__Source information__:
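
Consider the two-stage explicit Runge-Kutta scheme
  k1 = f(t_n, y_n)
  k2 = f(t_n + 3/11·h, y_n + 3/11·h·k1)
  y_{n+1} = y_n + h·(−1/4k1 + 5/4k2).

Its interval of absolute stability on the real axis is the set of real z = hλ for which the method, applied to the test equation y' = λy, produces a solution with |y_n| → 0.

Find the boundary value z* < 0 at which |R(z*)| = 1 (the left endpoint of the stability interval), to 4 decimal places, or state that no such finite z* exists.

Set f=λy, z=hλ:
  k1=λy_n ⇒ h·k1=z·y_n;  k2=λ(1+3/11z)y_n ⇒ h·k2=z(1+3/11z)y_n
  y_{n+1}/y_n = 1 − 1/4z + 5/4z(1+3/11z) = 1 + z + 15/44z²
  Hence R(z) = 1 + z + 15/44z².

Find x<0 with |R(x)|<1.
x=-0.79: |R|=0.4228
R=1: x+15/44x²=0 ⇒ x=−44/15=-2.9333; min R=1−1/(4·15/44)=0.2667>−1
Confirm numerically:
  x=-2.371: |R|=0.54547 <1
  x=-1.525: |R|=0.26783 <1
  x=-1.309: |R|=0.27514 <1
  x=-3.455: |R|=1.61444 >1
  x=-3.357: |R|=1.48486 >1
  x=-3.244: |R|=1.34357 >1
Interval (-2.9333, 0).

z* = -2.9333.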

__Task to complete__: The required answer is the run of lines above, starting at the line with "h·(−1/4k1 + 5/4k2)." and ending at the line with "Its interval of", reproduced exactly with both ends.

__Answer space__:
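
  y_{n+1} = y_n + h·(−1/4k1 + 5/4k2).

Its interval of absolute stability on the real axis is the set of real z = hλ for which the method, applied to the test equation y' = λy, produces a solution with |y_n| → 0.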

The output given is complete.